Collected data:
══════════

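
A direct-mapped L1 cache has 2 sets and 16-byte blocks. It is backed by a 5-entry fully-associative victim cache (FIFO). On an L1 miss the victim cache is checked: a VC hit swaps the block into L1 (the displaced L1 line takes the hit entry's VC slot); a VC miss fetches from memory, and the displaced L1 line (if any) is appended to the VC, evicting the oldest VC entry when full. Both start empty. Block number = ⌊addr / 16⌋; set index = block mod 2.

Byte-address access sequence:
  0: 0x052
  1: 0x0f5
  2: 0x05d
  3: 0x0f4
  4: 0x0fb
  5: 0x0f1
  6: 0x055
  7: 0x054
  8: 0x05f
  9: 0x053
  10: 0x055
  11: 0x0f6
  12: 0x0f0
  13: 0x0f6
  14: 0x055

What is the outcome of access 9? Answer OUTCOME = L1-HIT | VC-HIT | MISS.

OUTCOME = L1-HIT

0: 0x52 (blk 5, set 1) → MISS  vc=[]
1: 0xf5 (blk 15, set 1) → MISS  vc=[5]
2: 0x5d (blk 5, set 1) → VC-HIT  vc=[15]
3: 0xf4 (blk 15, set 1) → VC-HIT  vc=[5]
4: 0xfb (blk 15, set 1) → L1-HIT  vc=[5]
5: 0xf1 (blk 15, set 1) → L1-HIT  vc=[5]
6: 0x55 (blk 5, set 1) → VC-HIT  vc=[15]
7: 0x54 (blk 5, set 1) → L1-HIT  vc=[15]
8: 0x5f (blk 5, set 1) → L1-HIT  vc=[15]
9: 0x53 (blk 5, set 1) → L1-HIT  vc=[15]
10: 0x55 (blk 5, set 1) → L1-HIT  vc=[15]
11: 0xf6 (blk 15, set 1) → VC-HIT  vc=[5]
12: 0xf0 (blk 15, set 1) → L1-HIT  vc=[5]
13: 0xf6 (blk 15, set 1) → L1-HIT  vc=[5]
14: 0x55 (blk 5, set 1) → VC-HIT  vc=[15]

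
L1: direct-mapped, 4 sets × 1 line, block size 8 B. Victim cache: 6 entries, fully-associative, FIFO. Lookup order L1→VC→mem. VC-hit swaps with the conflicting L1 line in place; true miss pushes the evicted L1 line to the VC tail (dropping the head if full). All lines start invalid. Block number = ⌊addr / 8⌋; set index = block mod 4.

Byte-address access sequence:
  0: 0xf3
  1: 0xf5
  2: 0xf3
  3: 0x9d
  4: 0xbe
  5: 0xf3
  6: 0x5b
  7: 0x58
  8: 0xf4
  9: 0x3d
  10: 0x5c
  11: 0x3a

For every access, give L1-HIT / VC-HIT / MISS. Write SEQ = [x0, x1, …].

  [0] addr=0xf3 blk=30 s=2: MISS | VC []
  [1] addr=0xf5 blk=30 s=2: L1-HIT | VC []
  [2] addr=0xf3 blk=30 s=2: L1-HIT | VC []
  [3] addr=0x9d blk=19 s=3: MISS | VC []
  [4] addr=0xbe blk=23 s=3: MISS | VC [19]
  [5] addr=0xf3 blk=30 s=2: L1-HIT | VC [19]
  [6] addr=0x5b blk=11 s=3: MISS | VC [19, 23]
  [7] addr=0x58 blk=11 s=3: L1-HIT | VC [19, 23]
  [8] addr=0xf4 blk=30 s=2: L1-HIT | VC [19, 23]
  [9] addr=0x3d blk=7 s=3: MISS | VC [19, 23, 11]
  [10] addr=0x5c blk=11 s=3: VC-HIT | VC [19, 23, 7]
  [11] addr=0x3a blk=7 s=3: VC-HIT | VC [19, 23, 11]

SEQ = [MISS, L1-HIT, L1-HIT, MISS, MISS, L1-HIT, MISS, L1-HIT, L1-HIT, MISS, VC-HIT, VC-HIT]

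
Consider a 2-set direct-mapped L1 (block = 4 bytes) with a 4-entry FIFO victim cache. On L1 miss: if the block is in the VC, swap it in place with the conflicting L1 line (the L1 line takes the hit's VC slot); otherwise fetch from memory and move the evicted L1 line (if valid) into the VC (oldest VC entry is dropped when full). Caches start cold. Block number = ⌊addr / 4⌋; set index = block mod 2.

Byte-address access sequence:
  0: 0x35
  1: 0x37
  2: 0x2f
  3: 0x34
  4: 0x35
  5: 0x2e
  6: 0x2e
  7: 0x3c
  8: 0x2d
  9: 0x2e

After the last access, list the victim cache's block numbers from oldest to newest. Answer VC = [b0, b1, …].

VC = [13, 15]

#0 0x35→b13/s1 MISS; vc=[]
#1 0x37→b13/s1 L1-HIT; vc=[]
#2 0x2f→b11/s1 MISS; vc=[13]
#3 0x34→b13/s1 VC-HIT; vc=[11]
#4 0x35→b13/s1 L1-HIT; vc=[11]
#5 0x2e→b11/s1 VC-HIT; vc=[13]
#6 0x2e→b11/s1 L1-HIT; vc=[13]
#7 0x3c→b15/s1 MISS; vc=[13,11]
#8 0x2d→b11/s1 VC-HIT; vc=[13,15]
#9 0x2e→b11/s1 L1-HIT; vc=[13,15]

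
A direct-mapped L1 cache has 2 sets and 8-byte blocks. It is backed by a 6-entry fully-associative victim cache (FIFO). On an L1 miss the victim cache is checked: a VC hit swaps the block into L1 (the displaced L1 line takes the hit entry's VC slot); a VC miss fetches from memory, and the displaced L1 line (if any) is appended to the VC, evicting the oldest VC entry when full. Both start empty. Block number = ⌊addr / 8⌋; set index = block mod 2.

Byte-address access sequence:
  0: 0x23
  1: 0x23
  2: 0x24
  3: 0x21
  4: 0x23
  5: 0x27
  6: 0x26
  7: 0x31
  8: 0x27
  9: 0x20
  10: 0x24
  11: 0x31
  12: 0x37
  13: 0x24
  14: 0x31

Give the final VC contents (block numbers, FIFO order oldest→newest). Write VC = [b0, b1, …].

VC = [4]

  [0] addr=0x23 blk=4 s=0: MISS | VC []
  [1] addr=0x23 blk=4 s=0: L1-HIT | VC []
  [2] addr=0x24 blk=4 s=0: L1-HIT | VC []
  [3] addr=0x21 blk=4 s=0: L1-HIT | VC []
  [4] addr=0x23 blk=4 s=0: L1-HIT | VC []
  [5] addr=0x27 blk=4 s=0: L1-HIT | VC []
  [6] addr=0x26 blk=4 s=0: L1-HIT | VC []
  [7] addr=0x31 blk=6 s=0: MISS | VC [4]
  [8] addr=0x27 blk=4 s=0: VC-HIT | VC [6]
  [9] addr=0x20 blk=4 s=0: L1-HIT | VC [6]
  [10] addr=0x24 blk=4 s=0: L1-HIT | VC [6]
  [11] addr=0x31 blk=6 s=0: VC-HIT | VC [4]
  [12] addr=0x37 blk=6 s=0: L1-HIT | VC [4]
  [13] addr=0x24 blk=4 s=0: VC-HIT | VC [6]
  [14] addr=0x31 blk=6 s=0: VC-HIT | VC [4]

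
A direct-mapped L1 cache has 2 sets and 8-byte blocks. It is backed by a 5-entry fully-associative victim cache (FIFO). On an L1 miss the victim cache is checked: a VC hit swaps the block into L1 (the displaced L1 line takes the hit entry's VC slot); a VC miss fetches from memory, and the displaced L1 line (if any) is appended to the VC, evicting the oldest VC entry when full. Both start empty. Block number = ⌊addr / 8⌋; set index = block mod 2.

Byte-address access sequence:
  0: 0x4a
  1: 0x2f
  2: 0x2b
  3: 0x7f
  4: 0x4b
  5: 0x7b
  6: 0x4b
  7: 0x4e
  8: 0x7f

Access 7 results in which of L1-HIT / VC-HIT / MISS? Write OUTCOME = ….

OUTCOME = L1-HIT

  [0] addr=0x4a blk=9 s=1: MISS | VC []
  [1] addr=0x2f blk=5 s=1: MISS | VC [9]
  [2] addr=0x2b blk=5 s=1: L1-HIT | VC [9]
  [3] addr=0x7f blk=15 s=1: MISS | VC [9, 5]
  [4] addr=0x4b blk=9 s=1: VC-HIT | VC [15, 5]
  [5] addr=0x7b blk=15 s=1: VC-HIT | VC [9, 5]
  [6] addr=0x4b blk=9 s=1: VC-HIT | VC [15, 5]
  [7] addr=0x4e blk=9 s=1: L1-HIT | VC [15, 5]
  [8] addr=0x7f blk=15 s=1: VC-HIT | VC [9, 5]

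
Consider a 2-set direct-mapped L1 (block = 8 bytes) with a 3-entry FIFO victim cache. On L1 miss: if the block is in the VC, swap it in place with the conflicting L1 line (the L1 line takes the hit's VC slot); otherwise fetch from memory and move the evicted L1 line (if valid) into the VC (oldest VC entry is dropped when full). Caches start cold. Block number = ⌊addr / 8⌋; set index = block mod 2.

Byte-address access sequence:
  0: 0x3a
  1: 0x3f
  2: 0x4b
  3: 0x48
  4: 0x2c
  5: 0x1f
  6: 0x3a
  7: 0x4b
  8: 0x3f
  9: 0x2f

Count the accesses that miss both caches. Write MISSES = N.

MISSES = 4

#0 0x3a→b7/s1 MISS; vc=[]
#1 0x3f→b7/s1 L1-HIT; vc=[]
#2 0x4b→b9/s1 MISS; vc=[7]
#3 0x48→b9/s1 L1-HIT; vc=[7]
#4 0x2c→b5/s1 MISS; vc=[7,9]
#5 0x1f→b3/s1 MISS; vc=[7,9,5]
#6 0x3a→b7/s1 VC-HIT; vc=[3,9,5]
#7 0x4b→b9/s1 VC-HIT; vc=[3,7,5]
#8 0x3f→b7/s1 VC-HIT; vc=[3,9,5]
#9 0x2f→b5/s1 VC-HIT; vc=[3,9,7]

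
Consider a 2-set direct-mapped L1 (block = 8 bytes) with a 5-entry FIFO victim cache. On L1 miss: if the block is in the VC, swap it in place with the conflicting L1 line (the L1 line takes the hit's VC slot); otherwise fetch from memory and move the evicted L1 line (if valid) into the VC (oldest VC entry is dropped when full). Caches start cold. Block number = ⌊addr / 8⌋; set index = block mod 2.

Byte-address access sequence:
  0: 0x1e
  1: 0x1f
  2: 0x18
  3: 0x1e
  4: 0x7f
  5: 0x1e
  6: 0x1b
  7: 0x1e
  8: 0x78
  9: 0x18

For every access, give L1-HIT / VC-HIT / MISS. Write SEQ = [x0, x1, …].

SEQ = [MISS, L1-HIT, L1-HIT, L1-HIT, MISS, VC-HIT, L1-HIT, L1-HIT, VC-HIT, VC-HIT]

#0 0x1e→b3/s1 MISS; vc=[]
#1 0x1f→b3/s1 L1-HIT; vc=[]
#2 0x18→b3/s1 L1-HIT; vc=[]
#3 0x1e→b3/s1 L1-HIT; vc=[]
#4 0x7f→b15/s1 MISS; vc=[3]
#5 0x1e→b3/s1 VC-HIT; vc=[15]
#6 0x1b→b3/s1 L1-HIT; vc=[15]
#7 0x1e→b3/s1 L1-HIT; vc=[15]
#8 0x78→b15/s1 VC-HIT; vc=[3]
#9 0x18→b3/s1 VC-HIT; vc=[15]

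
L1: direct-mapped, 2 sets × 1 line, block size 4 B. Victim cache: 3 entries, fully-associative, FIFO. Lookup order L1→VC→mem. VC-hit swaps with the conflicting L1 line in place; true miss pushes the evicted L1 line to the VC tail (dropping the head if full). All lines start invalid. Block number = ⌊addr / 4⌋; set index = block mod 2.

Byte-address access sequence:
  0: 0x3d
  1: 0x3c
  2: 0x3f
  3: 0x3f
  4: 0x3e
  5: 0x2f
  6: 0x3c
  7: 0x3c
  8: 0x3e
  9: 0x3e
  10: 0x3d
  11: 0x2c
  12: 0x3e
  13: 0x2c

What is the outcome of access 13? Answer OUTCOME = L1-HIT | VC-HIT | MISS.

0: 0x3d (blk 15, set 1) → MISS  vc=[]
1: 0x3c (blk 15, set 1) → L1-HIT  vc=[]
2: 0x3f (blk 15, set 1) → L1-HIT  vc=[]
3: 0x3f (blk 15, set 1) → L1-HIT  vc=[]
4: 0x3e (blk 15, set 1) → L1-HIT  vc=[]
5: 0x2f (blk 11, set 1) → MISS  vc=[15]
6: 0x3c (blk 15, set 1) → VC-HIT  vc=[11]
7: 0x3c (blk 15, set 1) → L1-HIT  vc=[11]
8: 0x3e (blk 15, set 1) → L1-HIT  vc=[11]
9: 0x3e (blk 15, set 1) → L1-HIT  vc=[11]
10: 0x3d (blk 15, set 1) → L1-HIT  vc=[11]
11: 0x2c (blk 11, set 1) → VC-HIT  vc=[15]
12: 0x3e (blk 15, set 1) → VC-HIT  vc=[11]
13: 0x2c (blk 11, set 1) → VC-HIT  vc=[15]

OUTCOME = VC-HIT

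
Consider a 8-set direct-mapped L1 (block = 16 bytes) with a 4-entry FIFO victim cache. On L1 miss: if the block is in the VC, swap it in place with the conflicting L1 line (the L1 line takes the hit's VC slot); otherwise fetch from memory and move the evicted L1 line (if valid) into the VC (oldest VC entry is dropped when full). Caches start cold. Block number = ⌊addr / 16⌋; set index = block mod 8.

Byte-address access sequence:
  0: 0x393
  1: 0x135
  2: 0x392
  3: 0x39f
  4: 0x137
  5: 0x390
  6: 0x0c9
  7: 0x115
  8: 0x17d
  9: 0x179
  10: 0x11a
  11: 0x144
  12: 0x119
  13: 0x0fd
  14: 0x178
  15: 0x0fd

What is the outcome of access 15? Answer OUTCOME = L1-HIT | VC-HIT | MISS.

OUTCOME = VC-HIT

0: 0x393 (blk 57, set 1) → MISS  vc=[]
1: 0x135 (blk 19, set 3) → MISS  vc=[]
2: 0x392 (blk 57, set 1) → L1-HIT  vc=[]
3: 0x39f (blk 57, set 1) → L1-HIT  vc=[]
4: 0x137 (blk 19, set 3) → L1-HIT  vc=[]
5: 0x390 (blk 57, set 1) → L1-HIT  vc=[]
6: 0xc9 (blk 12, set 4) → MISS  vc=[]
7: 0x115 (blk 17, set 1) → MISS  vc=[57]
8: 0x17d (blk 23, set 7) → MISS  vc=[57]
9: 0x179 (blk 23, set 7) → L1-HIT  vc=[57]
10: 0x11a (blk 17, set 1) → L1-HIT  vc=[57]
11: 0x144 (blk 20, set 4) → MISS  vc=[57, 12]
12: 0x119 (blk 17, set 1) → L1-HIT  vc=[57, 12]
13: 0xfd (blk 15, set 7) → MISS  vc=[57, 12, 23]
14: 0x178 (blk 23, set 7) → VC-HIT  vc=[57, 12, 15]
15: 0xfd (blk 15, set 7) → VC-HIT  vc=[57, 12, 23]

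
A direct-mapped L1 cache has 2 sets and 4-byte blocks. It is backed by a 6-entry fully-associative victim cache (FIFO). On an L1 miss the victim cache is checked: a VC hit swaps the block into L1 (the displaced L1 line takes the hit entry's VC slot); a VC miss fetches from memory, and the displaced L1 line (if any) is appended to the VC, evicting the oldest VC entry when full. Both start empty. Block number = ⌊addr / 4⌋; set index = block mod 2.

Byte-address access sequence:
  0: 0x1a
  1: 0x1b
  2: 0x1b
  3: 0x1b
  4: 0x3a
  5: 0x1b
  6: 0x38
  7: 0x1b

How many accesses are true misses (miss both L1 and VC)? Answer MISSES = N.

MISSES = 2

#0 0x1a→b6/s0 MISS; vc=[]
#1 0x1b→b6/s0 L1-HIT; vc=[]
#2 0x1b→b6/s0 L1-HIT; vc=[]
#3 0x1b→b6/s0 L1-HIT; vc=[]
#4 0x3a→b14/s0 MISS; vc=[6]
#5 0x1b→b6/s0 VC-HIT; vc=[14]
#6 0x38→b14/s0 VC-HIT; vc=[6]
#7 0x1b→b6/s0 VC-HIT; vc=[14]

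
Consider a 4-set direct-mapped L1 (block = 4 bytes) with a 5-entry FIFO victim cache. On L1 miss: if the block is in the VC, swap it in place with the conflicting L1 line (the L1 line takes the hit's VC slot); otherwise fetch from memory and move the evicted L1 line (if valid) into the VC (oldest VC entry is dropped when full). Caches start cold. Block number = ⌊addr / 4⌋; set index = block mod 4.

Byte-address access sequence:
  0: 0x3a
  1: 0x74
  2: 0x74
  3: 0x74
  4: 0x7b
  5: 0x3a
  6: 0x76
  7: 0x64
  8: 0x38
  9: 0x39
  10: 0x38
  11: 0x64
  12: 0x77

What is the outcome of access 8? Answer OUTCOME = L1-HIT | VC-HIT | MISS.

#0 0x3a→b14/s2 MISS; vc=[]
#1 0x74→b29/s1 MISS; vc=[]
#2 0x74→b29/s1 L1-HIT; vc=[]
#3 0x74→b29/s1 L1-HIT; vc=[]
#4 0x7b→b30/s2 MISS; vc=[14]
#5 0x3a→b14/s2 VC-HIT; vc=[30]
#6 0x76→b29/s1 L1-HIT; vc=[30]
#7 0x64→b25/s1 MISS; vc=[30,29]
#8 0x38→b14/s2 L1-HIT; vc=[30,29]
#9 0x39→b14/s2 L1-HIT; vc=[30,29]
#10 0x38→b14/s2 L1-HIT; vc=[30,29]
#11 0x64→b25/s1 L1-HIT; vc=[30,29]
#12 0x77→b29/s1 VC-HIT; vc=[30,25]

OUTCOME = L1-HIT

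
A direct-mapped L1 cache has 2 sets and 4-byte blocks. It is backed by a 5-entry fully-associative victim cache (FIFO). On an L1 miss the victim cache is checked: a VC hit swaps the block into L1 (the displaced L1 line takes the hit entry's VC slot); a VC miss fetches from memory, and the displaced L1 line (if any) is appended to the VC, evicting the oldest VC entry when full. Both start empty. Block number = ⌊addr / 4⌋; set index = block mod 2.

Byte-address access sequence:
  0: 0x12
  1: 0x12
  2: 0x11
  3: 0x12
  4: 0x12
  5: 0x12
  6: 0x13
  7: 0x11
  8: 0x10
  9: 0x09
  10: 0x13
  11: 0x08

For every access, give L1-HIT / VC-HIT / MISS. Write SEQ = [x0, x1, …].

#0 0x12→b4/s0 MISS; vc=[]
#1 0x12→b4/s0 L1-HIT; vc=[]
#2 0x11→b4/s0 L1-HIT; vc=[]
#3 0x12→b4/s0 L1-HIT; vc=[]
#4 0x12→b4/s0 L1-HIT; vc=[]
#5 0x12→b4/s0 L1-HIT; vc=[]
#6 0x13→b4/s0 L1-HIT; vc=[]
#7 0x11→b4/s0 L1-HIT; vc=[]
#8 0x10→b4/s0 L1-HIT; vc=[]
#9 0x9→b2/s0 MISS; vc=[4]
#10 0x13→b4/s0 VC-HIT; vc=[2]
#11 0x8→b2/s0 VC-HIT; vc=[4]

SEQ = [MISS, L1-HIT, L1-HIT, L1-HIT, L1-HIT, L1-HIT, L1-HIT, L1-HIT, L1-HIT, MISS, VC-HIT, VC-HIT]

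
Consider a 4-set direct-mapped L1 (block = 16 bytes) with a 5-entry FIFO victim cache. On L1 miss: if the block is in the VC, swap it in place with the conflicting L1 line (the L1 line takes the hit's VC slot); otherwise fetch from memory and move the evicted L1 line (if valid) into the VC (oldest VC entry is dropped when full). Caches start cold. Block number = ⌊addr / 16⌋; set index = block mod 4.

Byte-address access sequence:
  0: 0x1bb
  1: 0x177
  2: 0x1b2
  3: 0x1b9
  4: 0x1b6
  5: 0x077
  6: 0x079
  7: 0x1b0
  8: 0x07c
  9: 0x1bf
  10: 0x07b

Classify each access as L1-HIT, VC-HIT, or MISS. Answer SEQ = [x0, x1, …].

  [0] addr=0x1bb blk=27 s=3: MISS | VC []
  [1] addr=0x177 blk=23 s=3: MISS | VC [27]
  [2] addr=0x1b2 blk=27 s=3: VC-HIT | VC [23]
  [3] addr=0x1b9 blk=27 s=3: L1-HIT | VC [23]
  [4] addr=0x1b6 blk=27 s=3: L1-HIT | VC [23]
  [5] addr=0x77 blk=7 s=3: MISS | VC [23, 27]
  [6] addr=0x79 blk=7 s=3: L1-HIT | VC [23, 27]
  [7] addr=0x1b0 blk=27 s=3: VC-HIT | VC [23, 7]
  [8] addr=0x7c blk=7 s=3: VC-HIT | VC [23, 27]
  [9] addr=0x1bf blk=27 s=3: VC-HIT | VC [23, 7]
  [10] addr=0x7b blk=7 s=3: VC-HIT | VC [23, 27]

SEQ = [MISS, MISS, VC-HIT, L1-HIT, L1-HIT, MISS, L1-HIT, VC-HIT, VC-HIT, VC-HIT, VC-HIT]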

══════════

(ABOUT THIS EXERCISE): Your answer should be only the number of lines in the entries above that hold the string "head".

(RESPONSE): 2